WHAT THE TASK ASKS
Only an exact copy of the records below will serve as the answer.

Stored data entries
--*--
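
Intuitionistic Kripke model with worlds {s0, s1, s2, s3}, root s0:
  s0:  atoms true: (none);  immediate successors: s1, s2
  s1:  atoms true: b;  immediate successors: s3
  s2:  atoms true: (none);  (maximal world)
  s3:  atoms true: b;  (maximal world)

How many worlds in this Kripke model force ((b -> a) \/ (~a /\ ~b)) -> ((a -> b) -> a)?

2

s0: does not force it — s0 ||-/- ((b -> a) \/ (~a /\ ~b)) -> ((a -> b) -> a): at the accessible world s2, s2 ||- (b -> a) \/ (~a /\ ~b) but s2 ||-/- (a -> b) -> a.
s1: forces it.
s2: does not force it.
s3: forces it.
Worlds forcing the formula: {s1, s3}.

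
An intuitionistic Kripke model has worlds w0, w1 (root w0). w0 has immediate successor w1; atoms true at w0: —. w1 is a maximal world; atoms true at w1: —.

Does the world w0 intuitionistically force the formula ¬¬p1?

No

w0 ⊮ ¬¬p1 since w0 is accessible from w0 and w0 ⊩ ¬p1.
w0 ⊩ ¬p1: no world accessible from w0 forces p1.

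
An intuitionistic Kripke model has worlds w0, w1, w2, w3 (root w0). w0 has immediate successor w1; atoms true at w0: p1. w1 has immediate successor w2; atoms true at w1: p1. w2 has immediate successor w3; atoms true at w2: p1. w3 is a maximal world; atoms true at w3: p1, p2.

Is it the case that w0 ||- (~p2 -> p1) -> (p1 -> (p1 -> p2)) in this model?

No

w0 ||-/- (~p2 -> p1) -> (p1 -> (p1 -> p2)): already at w0 itself, w0 ||- ~p2 -> p1 but w0 ||-/- p1 -> (p1 -> p2).
w0 ||-/- p1 -> (p1 -> p2): already at w0 itself, w0 ||- p1 but w0 ||-/- p1 -> p2.
w0 ||-/- p1 -> p2: already at w0 itself, w0 ||- p1 but w0 ||-/- p2.
w0 lacks atom p2, so w0 ||-/- p2.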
--*--
RESULT
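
Intuitionistic Kripke model with worlds {s0, s1, s2, s3}, root s0:
  s0:  atoms true: (none);  immediate successors: s1, s2
  s1:  atoms true: b;  immediate successors: s3
  s2:  atoms true: (none);  (maximal world)
  s3:  atoms true: b;  (maximal world)

How many worlds in this Kripke model force ((b -> a) \/ (~a /\ ~b)) -> ((a -> b) -> a)?

2

s0: does not force it — s0 ||-/- ((b -> a) \/ (~a /\ ~b)) -> ((a -> b) -> a): at the accessible world s2, s2 ||- (b -> a) \/ (~a /\ ~b) but s2 ||-/- (a -> b) -> a.
s1: forces it.
s2: does not force it.
s3: forces it.
Worlds forcing the formula: {s1, s3}.

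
An intuitionistic Kripke model has worlds w0, w1 (root w0). w0 has immediate successor w1; atoms true at w0: —. w1 is a maximal world; atoms true at w1: —.

Does the world w0 intuitionistically force the formula ¬¬p1?

No

w0 ⊮ ¬¬p1 since w0 is accessible from w0 and w0 ⊩ ¬p1.
w0 ⊩ ¬p1: no world accessible from w0 forces p1.

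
An intuitionistic Kripke model has worlds w0, w1, w2, w3 (root w0). w0 has immediate successor w1; atoms true at w0: p1. w1 has immediate successor w2; atoms true at w1: p1. w2 has immediate successor w3; atoms true at w2: p1. w3 is a maximal world; atoms true at w3: p1, p2.

Is it the case that w0 ||- (~p2 -> p1) -> (p1 -> (p1 -> p2)) in this model?

No

w0 ||-/- (~p2 -> p1) -> (p1 -> (p1 -> p2)): already at w0 itself, w0 ||- ~p2 -> p1 but w0 ||-/- p1 -> (p1 -> p2).
w0 ||-/- p1 -> (p1 -> p2): already at w0 itself, w0 ||- p1 but w0 ||-/- p1 -> p2.
w0 ||-/- p1 -> p2: already at w0 itself, w0 ||- p1 but w0 ||-/- p2.
w0 lacks atom p2, so w0 ||-/- p2.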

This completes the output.